TASK PROMPT
Make a tally of the lines in the records that include the string "toric", and give only that number.

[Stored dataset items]
○ ○ ○

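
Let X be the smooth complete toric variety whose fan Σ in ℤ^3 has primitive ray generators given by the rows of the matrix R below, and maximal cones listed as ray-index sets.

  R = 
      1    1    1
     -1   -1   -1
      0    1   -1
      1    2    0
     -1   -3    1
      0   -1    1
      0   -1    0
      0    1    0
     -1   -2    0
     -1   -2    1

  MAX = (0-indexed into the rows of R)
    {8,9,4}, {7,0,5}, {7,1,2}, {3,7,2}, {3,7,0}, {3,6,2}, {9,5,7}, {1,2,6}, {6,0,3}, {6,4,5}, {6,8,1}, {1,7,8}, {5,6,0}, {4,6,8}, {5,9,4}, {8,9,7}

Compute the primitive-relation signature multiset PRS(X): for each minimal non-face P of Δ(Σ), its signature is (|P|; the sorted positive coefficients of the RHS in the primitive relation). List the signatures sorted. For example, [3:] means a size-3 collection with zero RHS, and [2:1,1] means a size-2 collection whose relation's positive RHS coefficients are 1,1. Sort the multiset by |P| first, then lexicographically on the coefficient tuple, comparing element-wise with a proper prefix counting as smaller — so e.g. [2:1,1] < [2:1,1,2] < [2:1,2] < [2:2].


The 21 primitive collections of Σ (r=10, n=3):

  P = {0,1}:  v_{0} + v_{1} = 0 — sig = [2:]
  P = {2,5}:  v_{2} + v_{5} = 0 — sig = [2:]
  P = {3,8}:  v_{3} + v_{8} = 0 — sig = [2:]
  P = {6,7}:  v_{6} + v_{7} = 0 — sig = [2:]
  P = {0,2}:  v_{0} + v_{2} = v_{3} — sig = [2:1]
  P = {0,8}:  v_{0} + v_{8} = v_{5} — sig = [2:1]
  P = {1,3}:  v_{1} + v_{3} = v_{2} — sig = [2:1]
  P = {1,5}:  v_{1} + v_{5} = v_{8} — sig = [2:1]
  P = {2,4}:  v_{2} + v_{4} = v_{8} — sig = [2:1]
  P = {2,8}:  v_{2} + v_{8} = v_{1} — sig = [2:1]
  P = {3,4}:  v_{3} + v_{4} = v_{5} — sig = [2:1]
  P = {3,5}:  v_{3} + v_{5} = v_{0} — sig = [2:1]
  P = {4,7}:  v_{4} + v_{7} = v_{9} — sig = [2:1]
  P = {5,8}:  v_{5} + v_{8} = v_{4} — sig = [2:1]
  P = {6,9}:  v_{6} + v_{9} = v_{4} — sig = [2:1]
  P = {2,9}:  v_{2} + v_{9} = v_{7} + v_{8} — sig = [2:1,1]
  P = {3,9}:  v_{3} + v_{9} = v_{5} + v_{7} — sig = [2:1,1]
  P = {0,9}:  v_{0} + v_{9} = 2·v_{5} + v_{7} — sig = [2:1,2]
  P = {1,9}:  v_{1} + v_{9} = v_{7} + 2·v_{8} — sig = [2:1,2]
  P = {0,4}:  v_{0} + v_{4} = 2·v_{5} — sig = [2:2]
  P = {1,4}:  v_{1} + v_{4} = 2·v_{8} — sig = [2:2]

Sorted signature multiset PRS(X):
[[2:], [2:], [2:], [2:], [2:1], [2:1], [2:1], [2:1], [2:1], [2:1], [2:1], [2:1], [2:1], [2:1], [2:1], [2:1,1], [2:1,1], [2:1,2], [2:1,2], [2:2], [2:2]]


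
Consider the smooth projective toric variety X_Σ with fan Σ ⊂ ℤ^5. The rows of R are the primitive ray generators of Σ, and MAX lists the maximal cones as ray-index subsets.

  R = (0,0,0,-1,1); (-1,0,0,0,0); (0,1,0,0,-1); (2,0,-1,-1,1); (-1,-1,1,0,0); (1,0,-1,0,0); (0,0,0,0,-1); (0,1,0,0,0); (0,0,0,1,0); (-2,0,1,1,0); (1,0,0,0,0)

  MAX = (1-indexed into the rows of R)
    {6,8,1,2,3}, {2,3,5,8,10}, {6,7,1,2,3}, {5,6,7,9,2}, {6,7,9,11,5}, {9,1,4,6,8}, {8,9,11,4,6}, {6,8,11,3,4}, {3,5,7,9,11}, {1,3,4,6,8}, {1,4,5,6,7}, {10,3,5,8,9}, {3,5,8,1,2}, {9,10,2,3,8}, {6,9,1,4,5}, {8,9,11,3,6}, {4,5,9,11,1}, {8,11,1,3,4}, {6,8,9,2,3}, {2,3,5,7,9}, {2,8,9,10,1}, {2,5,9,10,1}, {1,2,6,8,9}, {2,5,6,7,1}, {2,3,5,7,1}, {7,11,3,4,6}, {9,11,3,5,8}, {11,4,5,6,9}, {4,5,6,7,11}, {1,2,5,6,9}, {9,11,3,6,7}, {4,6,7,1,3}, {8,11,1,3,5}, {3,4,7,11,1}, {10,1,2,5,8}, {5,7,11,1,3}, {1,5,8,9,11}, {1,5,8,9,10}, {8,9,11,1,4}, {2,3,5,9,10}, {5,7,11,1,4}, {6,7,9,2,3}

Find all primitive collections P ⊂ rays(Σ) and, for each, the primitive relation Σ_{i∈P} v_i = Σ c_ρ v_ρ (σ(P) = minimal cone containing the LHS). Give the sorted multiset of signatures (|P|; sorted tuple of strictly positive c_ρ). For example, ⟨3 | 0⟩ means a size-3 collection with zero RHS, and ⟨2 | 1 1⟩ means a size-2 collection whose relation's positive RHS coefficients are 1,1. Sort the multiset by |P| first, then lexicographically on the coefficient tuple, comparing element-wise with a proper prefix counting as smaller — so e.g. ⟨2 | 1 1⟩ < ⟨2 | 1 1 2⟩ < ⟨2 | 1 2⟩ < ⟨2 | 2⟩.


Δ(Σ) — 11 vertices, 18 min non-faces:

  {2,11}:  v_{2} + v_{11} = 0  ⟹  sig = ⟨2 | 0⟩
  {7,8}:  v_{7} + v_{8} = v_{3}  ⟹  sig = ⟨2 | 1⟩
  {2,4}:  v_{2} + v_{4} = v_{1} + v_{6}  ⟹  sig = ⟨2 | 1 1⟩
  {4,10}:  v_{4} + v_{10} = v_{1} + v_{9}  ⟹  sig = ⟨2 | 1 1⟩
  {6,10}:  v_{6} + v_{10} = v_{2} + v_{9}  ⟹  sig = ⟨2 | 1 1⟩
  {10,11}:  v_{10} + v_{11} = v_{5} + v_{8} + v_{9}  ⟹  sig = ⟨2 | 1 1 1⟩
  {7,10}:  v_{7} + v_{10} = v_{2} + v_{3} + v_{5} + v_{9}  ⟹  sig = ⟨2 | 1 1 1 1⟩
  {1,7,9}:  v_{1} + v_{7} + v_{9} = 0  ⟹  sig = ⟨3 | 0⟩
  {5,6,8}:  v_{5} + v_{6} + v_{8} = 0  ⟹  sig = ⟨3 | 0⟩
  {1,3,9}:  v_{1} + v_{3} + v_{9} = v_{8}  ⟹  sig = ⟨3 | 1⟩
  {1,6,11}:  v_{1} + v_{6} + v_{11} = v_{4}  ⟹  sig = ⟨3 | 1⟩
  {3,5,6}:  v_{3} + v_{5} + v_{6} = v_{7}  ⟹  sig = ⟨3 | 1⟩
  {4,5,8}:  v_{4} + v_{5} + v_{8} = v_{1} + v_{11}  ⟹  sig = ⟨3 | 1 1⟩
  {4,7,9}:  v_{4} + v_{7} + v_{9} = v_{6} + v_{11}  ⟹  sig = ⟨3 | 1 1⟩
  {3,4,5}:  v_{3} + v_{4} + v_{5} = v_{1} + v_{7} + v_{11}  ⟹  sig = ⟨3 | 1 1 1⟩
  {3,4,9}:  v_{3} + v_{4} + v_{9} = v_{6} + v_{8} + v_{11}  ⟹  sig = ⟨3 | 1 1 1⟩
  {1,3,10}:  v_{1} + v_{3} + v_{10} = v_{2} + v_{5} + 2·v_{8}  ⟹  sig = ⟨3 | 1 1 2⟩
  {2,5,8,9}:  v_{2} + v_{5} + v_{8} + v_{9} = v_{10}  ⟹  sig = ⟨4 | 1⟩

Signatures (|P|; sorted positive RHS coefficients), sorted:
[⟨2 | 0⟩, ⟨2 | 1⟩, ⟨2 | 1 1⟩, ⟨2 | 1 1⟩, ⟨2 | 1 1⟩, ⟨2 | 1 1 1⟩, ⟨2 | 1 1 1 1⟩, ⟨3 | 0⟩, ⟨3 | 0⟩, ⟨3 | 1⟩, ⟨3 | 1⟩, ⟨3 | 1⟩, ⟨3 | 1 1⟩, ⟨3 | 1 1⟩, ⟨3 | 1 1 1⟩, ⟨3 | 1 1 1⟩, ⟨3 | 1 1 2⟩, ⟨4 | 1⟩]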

○ ○ ○

OUTPUT BELOW
2